===== Data listing

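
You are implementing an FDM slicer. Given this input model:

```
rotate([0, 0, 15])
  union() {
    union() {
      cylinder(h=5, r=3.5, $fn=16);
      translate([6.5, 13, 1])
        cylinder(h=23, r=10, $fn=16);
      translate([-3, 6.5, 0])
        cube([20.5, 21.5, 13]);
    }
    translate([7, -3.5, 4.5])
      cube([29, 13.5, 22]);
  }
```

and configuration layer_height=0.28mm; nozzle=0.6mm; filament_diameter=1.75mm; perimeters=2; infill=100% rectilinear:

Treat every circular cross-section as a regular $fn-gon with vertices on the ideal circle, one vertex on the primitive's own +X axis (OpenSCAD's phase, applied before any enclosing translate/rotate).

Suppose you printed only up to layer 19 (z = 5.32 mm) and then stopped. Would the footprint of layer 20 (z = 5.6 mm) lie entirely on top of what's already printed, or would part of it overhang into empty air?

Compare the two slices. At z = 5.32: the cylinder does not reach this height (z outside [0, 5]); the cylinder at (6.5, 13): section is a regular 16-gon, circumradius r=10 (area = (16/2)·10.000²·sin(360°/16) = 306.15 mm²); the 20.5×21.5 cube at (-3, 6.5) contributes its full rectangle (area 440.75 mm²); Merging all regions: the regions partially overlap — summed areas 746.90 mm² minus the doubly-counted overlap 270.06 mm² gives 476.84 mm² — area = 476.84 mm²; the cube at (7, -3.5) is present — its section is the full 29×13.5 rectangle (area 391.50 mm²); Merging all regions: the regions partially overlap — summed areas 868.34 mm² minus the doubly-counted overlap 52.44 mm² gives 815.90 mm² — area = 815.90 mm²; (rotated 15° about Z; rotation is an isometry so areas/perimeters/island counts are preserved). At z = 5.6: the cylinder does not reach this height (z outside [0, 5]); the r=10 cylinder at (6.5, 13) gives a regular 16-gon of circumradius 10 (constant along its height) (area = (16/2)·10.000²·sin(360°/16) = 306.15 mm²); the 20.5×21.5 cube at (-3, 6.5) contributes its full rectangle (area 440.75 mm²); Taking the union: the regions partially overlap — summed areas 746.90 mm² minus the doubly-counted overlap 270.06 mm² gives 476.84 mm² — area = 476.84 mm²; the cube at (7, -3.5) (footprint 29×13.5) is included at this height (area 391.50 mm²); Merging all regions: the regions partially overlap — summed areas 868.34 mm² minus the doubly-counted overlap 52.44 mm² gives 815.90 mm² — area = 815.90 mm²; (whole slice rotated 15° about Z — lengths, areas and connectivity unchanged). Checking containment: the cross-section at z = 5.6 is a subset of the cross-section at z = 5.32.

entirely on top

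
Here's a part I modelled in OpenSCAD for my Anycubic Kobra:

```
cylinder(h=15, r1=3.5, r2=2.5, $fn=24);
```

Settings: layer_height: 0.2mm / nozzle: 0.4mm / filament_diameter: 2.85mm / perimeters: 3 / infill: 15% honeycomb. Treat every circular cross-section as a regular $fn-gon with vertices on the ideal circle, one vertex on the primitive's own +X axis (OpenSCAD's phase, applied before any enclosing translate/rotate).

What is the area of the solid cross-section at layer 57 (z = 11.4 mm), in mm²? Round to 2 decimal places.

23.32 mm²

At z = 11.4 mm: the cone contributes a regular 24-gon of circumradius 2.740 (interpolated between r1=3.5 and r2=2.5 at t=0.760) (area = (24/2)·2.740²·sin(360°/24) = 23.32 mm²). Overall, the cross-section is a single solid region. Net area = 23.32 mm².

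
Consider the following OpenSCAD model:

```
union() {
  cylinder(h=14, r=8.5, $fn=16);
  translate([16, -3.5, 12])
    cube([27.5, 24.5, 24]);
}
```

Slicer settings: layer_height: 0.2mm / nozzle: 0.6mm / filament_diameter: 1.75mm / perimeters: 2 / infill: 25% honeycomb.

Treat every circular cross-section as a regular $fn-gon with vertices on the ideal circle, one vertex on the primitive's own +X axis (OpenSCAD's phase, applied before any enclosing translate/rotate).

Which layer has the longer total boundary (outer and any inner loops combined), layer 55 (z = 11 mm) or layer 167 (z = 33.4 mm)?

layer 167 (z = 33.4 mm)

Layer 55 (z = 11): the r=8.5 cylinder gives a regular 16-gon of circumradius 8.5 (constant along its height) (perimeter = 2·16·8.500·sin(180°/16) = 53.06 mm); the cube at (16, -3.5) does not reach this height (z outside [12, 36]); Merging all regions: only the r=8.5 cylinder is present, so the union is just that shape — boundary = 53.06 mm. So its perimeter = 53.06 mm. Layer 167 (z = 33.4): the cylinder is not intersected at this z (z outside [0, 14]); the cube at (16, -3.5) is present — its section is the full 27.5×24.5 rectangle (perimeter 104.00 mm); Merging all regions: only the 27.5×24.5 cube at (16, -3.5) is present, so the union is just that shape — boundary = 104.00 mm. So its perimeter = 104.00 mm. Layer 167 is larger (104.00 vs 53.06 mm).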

==========

◆ Assigned task
Your task is to extract all of the records exactly.

◆ Output
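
You are implementing an FDM slicer. Given this input model:

```
rotate([0, 0, 15])
  union() {
    union() {
      cylinder(h=5, r=3.5, $fn=16);
      translate([6.5, 13, 1])
        cylinder(h=23, r=10, $fn=16);
      translate([-3, 6.5, 0])
        cube([20.5, 21.5, 13]);
    }
    translate([7, -3.5, 4.5])
      cube([29, 13.5, 22]);
  }
```

and configuration layer_height=0.28mm; nozzle=0.6mm; filament_diameter=1.75mm; perimeters=2; infill=100% rectilinear:

Treat every circular cross-section as a regular $fn-gon with vertices on the ideal circle, one vertex on the primitive's own +X axis (OpenSCAD's phase, applied before any enclosing translate/rotate).

Suppose you printed only up to layer 19 (z = 5.32 mm) and then stopped. Would the footprint of layer 20 (z = 5.6 mm) lie entirely on top of what's already printed, or would part of it overhang into empty air?

Compare the two slices. At z = 5.32: the cylinder does not reach this height (z outside [0, 5]); the cylinder at (6.5, 13): section is a regular 16-gon, circumradius r=10 (area = (16/2)·10.000²·sin(360°/16) = 306.15 mm²); the 20.5×21.5 cube at (-3, 6.5) contributes its full rectangle (area 440.75 mm²); Merging all regions: the regions partially overlap — summed areas 746.90 mm² minus the doubly-counted overlap 270.06 mm² gives 476.84 mm² — area = 476.84 mm²; the cube at (7, -3.5) is present — its section is the full 29×13.5 rectangle (area 391.50 mm²); Merging all regions: the regions partially overlap — summed areas 868.34 mm² minus the doubly-counted overlap 52.44 mm² gives 815.90 mm² — area = 815.90 mm²; (rotated 15° about Z; rotation is an isometry so areas/perimeters/island counts are preserved). At z = 5.6: the cylinder does not reach this height (z outside [0, 5]); the r=10 cylinder at (6.5, 13) gives a regular 16-gon of circumradius 10 (constant along its height) (area = (16/2)·10.000²·sin(360°/16) = 306.15 mm²); the 20.5×21.5 cube at (-3, 6.5) contributes its full rectangle (area 440.75 mm²); Taking the union: the regions partially overlap — summed areas 746.90 mm² minus the doubly-counted overlap 270.06 mm² gives 476.84 mm² — area = 476.84 mm²; the cube at (7, -3.5) (footprint 29×13.5) is included at this height (area 391.50 mm²); Merging all regions: the regions partially overlap — summed areas 868.34 mm² minus the doubly-counted overlap 52.44 mm² gives 815.90 mm² — area = 815.90 mm²; (whole slice rotated 15° about Z — lengths, areas and connectivity unchanged). Checking containment: the cross-section at z = 5.6 is a subset of the cross-section at z = 5.32.

entirely on top

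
Here's a part I modelled in OpenSCAD for my Anycubic Kobra:

```
cylinder(h=15, r1=3.5, r2=2.5, $fn=24);
```

Settings: layer_height: 0.2mm / nozzle: 0.4mm / filament_diameter: 2.85mm / perimeters: 3 / infill: 15% honeycomb. Treat every circular cross-section as a regular $fn-gon with vertices on the ideal circle, one vertex on the primitive's own +X axis (OpenSCAD's phase, applied before any enclosing translate/rotate).

What is the area of the solid cross-section at layer 57 (z = 11.4 mm), in mm²? Round to 2 decimal places.

23.32 mm²

At z = 11.4 mm: the cone contributes a regular 24-gon of circumradius 2.740 (interpolated between r1=3.5 and r2=2.5 at t=0.760) (area = (24/2)·2.740²·sin(360°/24) = 23.32 mm²). Overall, the cross-section is a single solid region. Net area = 23.32 mm².

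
Consider the following OpenSCAD model:

```
union() {
  cylinder(h=14, r=8.5, $fn=16);
  translate([16, -3.5, 12])
    cube([27.5, 24.5, 24]);
}
```

Slicer settings: layer_height: 0.2mm / nozzle: 0.6mm / filament_diameter: 1.75mm / perimeters: 2 / infill: 25% honeycomb.

Treat every circular cross-section as a regular $fn-gon with vertices on the ideal circle, one vertex on the primitive's own +X axis (OpenSCAD's phase, applied before any enclosing translate/rotate).

Which layer has the longer total boundary (outer and any inner loops combined), layer 55 (z = 11 mm) or layer 167 (z = 33.4 mm)?

layer 167 (z = 33.4 mm)

Layer 55 (z = 11): the r=8.5 cylinder gives a regular 16-gon of circumradius 8.5 (constant along its height) (perimeter = 2·16·8.500·sin(180°/16) = 53.06 mm); the cube at (16, -3.5) does not reach this height (z outside [12, 36]); Merging all regions: only the r=8.5 cylinder is present, so the union is just that shape — boundary = 53.06 mm. So its perimeter = 53.06 mm. Layer 167 (z = 33.4): the cylinder is not intersected at this z (z outside [0, 14]); the cube at (16, -3.5) is present — its section is the full 27.5×24.5 rectangle (perimeter 104.00 mm); Merging all regions: only the 27.5×24.5 cube at (16, -3.5) is present, so the union is just that shape — boundary = 104.00 mm. So its perimeter = 104.00 mm. Layer 167 is larger (104.00 vs 53.06 mm).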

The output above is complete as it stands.